INSTRUCTIONS FOR THE TASK: Quote exactly, and only, the lines from the one with "Let W have probability" through the end of the listing.

-- SOURCE RECORDS follows --

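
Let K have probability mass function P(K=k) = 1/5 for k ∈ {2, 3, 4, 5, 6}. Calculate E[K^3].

E[K^3] = Σ k^3·P(K=k)
 = 8·1/5 + 27·1/5 + 64·1/5 + 125·1/5 + 216·1/5
 = 8/5 + 27/5 + 64/5 + 25 + 216/5
 = 88

88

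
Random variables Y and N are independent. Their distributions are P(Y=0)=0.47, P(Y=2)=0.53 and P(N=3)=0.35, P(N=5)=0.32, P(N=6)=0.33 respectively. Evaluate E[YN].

4.9078

E[YN] = Σ_y Σ_n yn · P(Y=y)P(N=n)
 = 0·0.1645 + 0·0.1504 + 0·0.1551 + 6·0.1855 + 10·0.1696 + 12·0.1749
 = 0 + 0 + 0 + 1.113 + 1.696 + 2.0988
 = 4.9078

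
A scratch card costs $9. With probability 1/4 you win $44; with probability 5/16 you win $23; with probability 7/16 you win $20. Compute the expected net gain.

17.9375

E[payout] = 44·1/4 + 23·5/16 + 20·7/16
 = 11 + 115/16 + 35/4
 = 431/16
Net = 431/16 - 9 = 287/16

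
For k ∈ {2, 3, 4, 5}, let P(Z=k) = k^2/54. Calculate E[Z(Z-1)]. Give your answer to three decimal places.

E[Z(Z-1)] = Σ z(z-1)·P(Z=z)
 = 2·2/27 + 6·1/6 + 12·8/27 + 20·25/54
 = 4/27 + 1 + 32/9 + 250/27
 = 377/27

13.963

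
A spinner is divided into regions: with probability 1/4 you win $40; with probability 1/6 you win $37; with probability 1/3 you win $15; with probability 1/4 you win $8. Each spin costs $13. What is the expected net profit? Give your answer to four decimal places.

E[payout] = 40·1/4 + 37·1/6 + 15·1/3 + 8·1/4
 = 10 + 37/6 + 5 + 2
 = 139/6
Net = 139/6 - 13 = 61/6

10.1667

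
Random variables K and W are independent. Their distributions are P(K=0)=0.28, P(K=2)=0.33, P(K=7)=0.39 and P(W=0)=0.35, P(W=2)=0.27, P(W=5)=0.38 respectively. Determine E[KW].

E[KW] = Σ_k Σ_w kw · P(K=k)P(W=w)
 = 0·0.098 + 0·0.0756 + 0·0.1064 + 0·0.1155 + 4·0.0891 + 10·0.1254 + 0·0.1365 + 14·0.1053 + 35·0.1482
 = 0 + 0 + 0 + 0 + 0.3564 + 1.254 + 0 + 1.4742 + 5.187
 = 8.2716

8.2716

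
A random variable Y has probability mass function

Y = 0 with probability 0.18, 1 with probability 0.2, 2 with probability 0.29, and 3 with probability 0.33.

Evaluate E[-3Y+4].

-1.31

E[-3Y+4] = Σ (-3y+4)·P(Y=y)
 = 4·0.18 + 1·0.2 + (-2)·0.29 + (-5)·0.33
 = 0.72 + 0.2 + (-0.58) + (-1.65)
 = -1.31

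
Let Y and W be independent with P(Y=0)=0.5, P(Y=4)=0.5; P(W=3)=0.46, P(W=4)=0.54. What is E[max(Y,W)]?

3.77

E[max(Y,W)] = Σ_y Σ_w max(y,w) · P(Y=y)P(W=w)
 = 3·0.23 + 4·0.27 + 4·0.23 + 4·0.27
 = 0.69 + 1.08 + 0.92 + 1.08
 = 3.77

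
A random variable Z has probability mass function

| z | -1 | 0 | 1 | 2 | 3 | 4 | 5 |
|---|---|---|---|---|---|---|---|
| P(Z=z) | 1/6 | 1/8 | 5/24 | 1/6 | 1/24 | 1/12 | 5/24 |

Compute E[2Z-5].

E[2Z-5] = Σ (2z-5)·P(Z=z)
 = (-7)·1/6 + (-5)·1/8 + (-3)·5/24 + (-1)·1/6 + 1·1/24 + 3·1/12 + 5·5/24
 = (-7/6) + (-5/8) + (-5/8) + (-1/6) + 1/24 + 1/4 + 25/24
 = -5/4

-1.25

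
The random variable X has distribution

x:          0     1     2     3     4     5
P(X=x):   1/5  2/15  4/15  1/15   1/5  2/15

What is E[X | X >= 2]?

P(X >= 2) = 4/15 + 1/15 + 1/5 + 2/15 = 2/3.
E[X | X >= 2] = [2·4/15 + 3·1/15 + 4·1/5 + 5·2/15] / (2/3)
 = 11/5 / (2/3)
 = 33/10

3.3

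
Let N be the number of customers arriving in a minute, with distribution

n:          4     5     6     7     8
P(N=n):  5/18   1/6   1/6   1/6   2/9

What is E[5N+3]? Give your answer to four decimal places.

E[5N+3] = Σ (5n+3)·P(N=n)
 = 23·5/18 + 28·1/6 + 33·1/6 + 38·1/6 + 43·2/9
 = 115/18 + 14/3 + 11/2 + 19/3 + 86/9
 = 292/9

32.4444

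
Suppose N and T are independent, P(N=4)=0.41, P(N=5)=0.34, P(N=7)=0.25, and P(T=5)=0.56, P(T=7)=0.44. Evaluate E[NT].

E[NT] = Σ_n Σ_t nt · P(N=n)P(T=t)
 = 20·0.2296 + 28·0.1804 + 25·0.1904 + 35·0.1496 + 35·0.14 + 49·0.11
 = 4.592 + 5.0512 + 4.76 + 5.236 + 4.9 + 5.39
 = 29.9292

29.9292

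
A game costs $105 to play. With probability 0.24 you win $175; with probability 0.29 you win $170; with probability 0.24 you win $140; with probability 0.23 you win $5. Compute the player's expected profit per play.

E[payout] = 175·0.24 + 170·0.29 + 140·0.24 + 5·0.23
 = 42 + 49.3 + 33.6 + 1.15
 = 126.05
Net = 126.05 - 105 = 21.05

21.05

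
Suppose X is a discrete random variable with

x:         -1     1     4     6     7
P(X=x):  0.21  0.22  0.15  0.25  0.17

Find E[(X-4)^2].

E[(X-4)^2] = Σ (x-4)^2·P(X=x)
 = 25·0.21 + 9·0.22 + 0·0.15 + 4·0.25 + 9·0.17
 = 5.25 + 1.98 + 0 + 1 + 1.53
 = 9.76

9.76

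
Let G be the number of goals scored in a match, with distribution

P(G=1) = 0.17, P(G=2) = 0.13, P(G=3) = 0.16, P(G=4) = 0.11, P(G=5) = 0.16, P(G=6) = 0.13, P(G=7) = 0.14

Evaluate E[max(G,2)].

4.08

E[max(G,2)] = Σ max(g,2)·P(G=g)
 = 2·0.17 + 2·0.13 + 3·0.16 + 4·0.11 + 5·0.16 + 6·0.13 + 7·0.14
 = 0.34 + 0.26 + 0.48 + 0.44 + 0.8 + 0.78 + 0.98
 = 4.08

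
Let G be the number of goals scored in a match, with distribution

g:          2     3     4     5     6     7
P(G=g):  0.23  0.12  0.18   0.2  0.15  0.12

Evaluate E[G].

E[G] = Σ g·P(G=g)
 = 2·0.23 + 3·0.12 + 4·0.18 + 5·0.2 + 6·0.15 + 7·0.12
 = 0.46 + 0.36 + 0.72 + 1 + 0.9 + 0.84
 = 4.28

4.28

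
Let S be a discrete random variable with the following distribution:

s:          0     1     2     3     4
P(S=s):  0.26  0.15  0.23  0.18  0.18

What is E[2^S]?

E[2^S] = Σ 2^s·P(S=s)
 = 1·0.26 + 2·0.15 + 4·0.23 + 8·0.18 + 16·0.18
 = 0.26 + 0.3 + 0.92 + 1.44 + 2.88
 = 5.8

5.8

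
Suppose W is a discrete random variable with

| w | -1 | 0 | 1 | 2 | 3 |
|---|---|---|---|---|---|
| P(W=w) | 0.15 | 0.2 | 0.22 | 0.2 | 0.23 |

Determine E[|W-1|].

E[|W-1|] = Σ |w-1|·P(W=w)
 = 2·0.15 + 1·0.2 + 0·0.22 + 1·0.2 + 2·0.23
 = 0.3 + 0.2 + 0 + 0.2 + 0.46
 = 1.16

1.16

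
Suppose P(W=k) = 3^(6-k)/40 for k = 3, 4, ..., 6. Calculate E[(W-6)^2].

E[(W-6)^2] = Σ (w-6)^2·P(W=w)
 = 9·27/40 + 4·9/40 + 1·3/40 + 0·1/40
 = 243/40 + 9/10 + 3/40 + 0
 = 141/20

7.05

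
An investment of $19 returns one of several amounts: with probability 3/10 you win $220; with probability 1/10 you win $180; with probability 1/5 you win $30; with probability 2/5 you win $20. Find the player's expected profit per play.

E[payout] = 220·3/10 + 180·1/10 + 30·1/5 + 20·2/5
 = 66 + 18 + 6 + 8
 = 98
Net = 98 - 19 = 79

79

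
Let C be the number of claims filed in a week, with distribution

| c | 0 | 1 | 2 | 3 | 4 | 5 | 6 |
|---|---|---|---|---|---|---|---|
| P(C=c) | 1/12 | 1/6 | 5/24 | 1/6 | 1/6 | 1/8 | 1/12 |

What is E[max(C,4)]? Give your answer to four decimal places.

E[max(C,4)] = Σ max(c,4)·P(C=c)
 = 4·1/12 + 4·1/6 + 4·5/24 + 4·1/6 + 4·1/6 + 5·1/8 + 6·1/12
 = 1/3 + 2/3 + 5/6 + 2/3 + 2/3 + 5/8 + 1/2
 = 103/24

4.2917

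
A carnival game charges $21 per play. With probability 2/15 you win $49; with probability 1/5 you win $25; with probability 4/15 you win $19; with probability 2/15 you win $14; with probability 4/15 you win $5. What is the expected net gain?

-1.2

E[payout] = 49·2/15 + 25·1/5 + 19·4/15 + 14·2/15 + 5·4/15
 = 98/15 + 5 + 76/15 + 28/15 + 4/3
 = 99/5
Net = 99/5 - 21 = -6/5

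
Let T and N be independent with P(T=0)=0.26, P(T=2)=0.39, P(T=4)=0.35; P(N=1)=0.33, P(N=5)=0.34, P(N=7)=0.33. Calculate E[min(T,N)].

1.7048

E[min(T,N)] = Σ_t Σ_n min(t,n) · P(T=t)P(N=n)
 = 0·0.0858 + 0·0.0884 + 0·0.0858 + 1·0.1287 + 2·0.1326 + 2·0.1287 + 1·0.1155 + 4·0.119 + 4·0.1155
 = 0 + 0 + 0 + 0.1287 + 0.2652 + 0.2574 + 0.1155 + 0.476 + 0.462
 = 1.7048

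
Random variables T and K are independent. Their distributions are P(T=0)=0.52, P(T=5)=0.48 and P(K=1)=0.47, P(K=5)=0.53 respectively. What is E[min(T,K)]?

1.4976

E[min(T,K)] = Σ_t Σ_k min(t,k) · P(T=t)P(K=k)
 = 0·0.2444 + 0·0.2756 + 1·0.2256 + 5·0.2544
 = 0 + 0 + 0.2256 + 1.272
 = 1.4976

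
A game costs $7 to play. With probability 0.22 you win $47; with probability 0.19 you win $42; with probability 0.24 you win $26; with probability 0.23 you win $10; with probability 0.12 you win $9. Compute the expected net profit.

20.94

E[payout] = 47·0.22 + 42·0.19 + 26·0.24 + 10·0.23 + 9·0.12
 = 10.34 + 7.98 + 6.24 + 2.3 + 1.08
 = 27.94
Net = 27.94 - 7 = 20.94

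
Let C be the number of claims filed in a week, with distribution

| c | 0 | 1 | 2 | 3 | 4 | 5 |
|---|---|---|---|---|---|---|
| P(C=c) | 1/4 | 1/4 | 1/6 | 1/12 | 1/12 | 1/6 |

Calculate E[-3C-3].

E[-3C-3] = Σ (-3c-3)·P(C=c)
 = (-3)·1/4 + (-6)·1/4 + (-9)·1/6 + (-12)·1/12 + (-15)·1/12 + (-18)·1/6
 = (-3/4) + (-3/2) + (-3/2) + (-1) + (-5/4) + (-3)
 = -9

-9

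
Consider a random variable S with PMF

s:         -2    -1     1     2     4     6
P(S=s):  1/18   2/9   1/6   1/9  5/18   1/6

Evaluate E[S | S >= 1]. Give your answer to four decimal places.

P(S >= 1) = 1/6 + 1/9 + 5/18 + 1/6 = 13/18.
E[S | S >= 1] = [1·1/6 + 2·1/9 + 4·5/18 + 6·1/6] / (13/18)
 = 5/2 / (13/18)
 = 45/13

3.4615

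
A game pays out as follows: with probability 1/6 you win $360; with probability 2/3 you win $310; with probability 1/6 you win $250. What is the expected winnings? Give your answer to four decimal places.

308.3333

E[payout] = 360·1/6 + 310·2/3 + 250·1/6
 = 60 + 620/3 + 125/3
 = 925/3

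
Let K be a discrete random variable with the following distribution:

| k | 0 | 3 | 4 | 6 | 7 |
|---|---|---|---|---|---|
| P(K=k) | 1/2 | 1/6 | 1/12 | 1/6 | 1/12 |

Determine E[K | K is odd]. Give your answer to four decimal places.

4.3333

P(K is odd) = 1/6 + 1/12 = 1/4.
E[K | K is odd] = [3·1/6 + 7·1/12] / (1/4)
 = 13/12 / (1/4)
 = 13/3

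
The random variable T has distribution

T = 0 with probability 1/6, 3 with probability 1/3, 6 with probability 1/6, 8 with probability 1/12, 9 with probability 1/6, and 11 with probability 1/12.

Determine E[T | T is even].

4

P(T is even) = 1/6 + 1/6 + 1/12 = 5/12.
E[T | T is even] = [0·1/6 + 6·1/6 + 8·1/12] / (5/12)
 = 5/3 / (5/12)
 = 4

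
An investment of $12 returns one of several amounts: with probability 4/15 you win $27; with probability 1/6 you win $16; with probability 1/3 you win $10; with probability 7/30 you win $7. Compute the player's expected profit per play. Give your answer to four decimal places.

E[payout] = 27·4/15 + 16·1/6 + 10·1/3 + 7·7/30
 = 36/5 + 8/3 + 10/3 + 49/30
 = 89/6
Net = 89/6 - 12 = 17/6

2.8333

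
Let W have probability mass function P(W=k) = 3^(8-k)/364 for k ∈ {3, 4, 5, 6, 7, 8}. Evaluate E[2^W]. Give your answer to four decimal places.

E[2^W] = Σ 2^w·P(W=w)
 = 8·243/364 + 16·81/364 + 32·27/364 + 64·9/364 + 128·3/364 + 256·1/364
 = 486/91 + 324/91 + 216/91 + 144/91 + 96/91 + 64/91
 = 190/13

14.6154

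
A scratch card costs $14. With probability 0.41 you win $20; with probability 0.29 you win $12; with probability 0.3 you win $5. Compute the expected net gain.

E[payout] = 20·0.41 + 12·0.29 + 5·0.3
 = 8.2 + 3.48 + 1.5
 = 13.18
Net = 13.18 - 14 = -0.82

-0.82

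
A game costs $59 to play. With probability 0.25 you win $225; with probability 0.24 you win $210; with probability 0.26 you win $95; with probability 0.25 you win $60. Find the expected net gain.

E[payout] = 225·0.25 + 210·0.24 + 95·0.26 + 60·0.25
 = 56.25 + 50.4 + 24.7 + 15
 = 146.35
Net = 146.35 - 59 = 87.35

87.35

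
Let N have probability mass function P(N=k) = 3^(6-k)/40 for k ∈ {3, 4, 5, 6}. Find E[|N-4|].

E[|N-4|] = Σ |n-4|·P(N=n)
 = 1·27/40 + 0·9/40 + 1·3/40 + 2·1/40
 = 27/40 + 0 + 3/40 + 1/20
 = 4/5

0.8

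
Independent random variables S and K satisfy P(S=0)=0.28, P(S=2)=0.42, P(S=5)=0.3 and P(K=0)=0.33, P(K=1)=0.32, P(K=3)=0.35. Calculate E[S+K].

3.71

E[S+K] = Σ_s Σ_k (s+k) · P(S=s)P(K=k)
 = 0·0.0924 + 1·0.0896 + 3·0.098 + 2·0.1386 + 3·0.1344 + 5·0.147 + 5·0.099 + 6·0.096 + 8·0.105
 = 0 + 0.0896 + 0.294 + 0.2772 + 0.4032 + 0.735 + 0.495 + 0.576 + 0.84
 = 3.71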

-- SOURCE RECORDS concluded --

RESULT OF THE EXERCISE:
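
Let W have probability mass function P(W=k) = 3^(8-k)/364 for k ∈ {3, 4, 5, 6, 7, 8}. Evaluate E[2^W]. Give your answer to four decimal places.

E[2^W] = Σ 2^w·P(W=w)
 = 8·243/364 + 16·81/364 + 32·27/364 + 64·9/364 + 128·3/364 + 256·1/364
 = 486/91 + 324/91 + 216/91 + 144/91 + 96/91 + 64/91
 = 190/13

14.6154

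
A scratch card costs $14. With probability 0.41 you win $20; with probability 0.29 you win $12; with probability 0.3 you win $5. Compute the expected net gain.

E[payout] = 20·0.41 + 12·0.29 + 5·0.3
 = 8.2 + 3.48 + 1.5
 = 13.18
Net = 13.18 - 14 = -0.82

-0.82

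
A game costs $59 to play. With probability 0.25 you win $225; with probability 0.24 you win $210; with probability 0.26 you win $95; with probability 0.25 you win $60. Find the expected net gain.

E[payout] = 225·0.25 + 210·0.24 + 95·0.26 + 60·0.25
 = 56.25 + 50.4 + 24.7 + 15
 = 146.35
Net = 146.35 - 59 = 87.35

87.35

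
Let N have probability mass function P(N=k) = 3^(6-k)/40 for k ∈ {3, 4, 5, 6}. Find E[|N-4|].

E[|N-4|] = Σ |n-4|·P(N=n)
 = 1·27/40 + 0·9/40 + 1·3/40 + 2·1/40
 = 27/40 + 0 + 3/40 + 1/20
 = 4/5

0.8

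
Independent random variables S and K satisfy P(S=0)=0.28, P(S=2)=0.42, P(S=5)=0.3 and P(K=0)=0.33, P(K=1)=0.32, P(K=3)=0.35. Calculate E[S+K].

3.71

E[S+K] = Σ_s Σ_k (s+k) · P(S=s)P(K=k)
 = 0·0.0924 + 1·0.0896 + 3·0.098 + 2·0.1386 + 3·0.1344 + 5·0.147 + 5·0.099 + 6·0.096 + 8·0.105
 = 0 + 0.0896 + 0.294 + 0.2772 + 0.4032 + 0.735 + 0.495 + 0.576 + 0.84
 = 3.71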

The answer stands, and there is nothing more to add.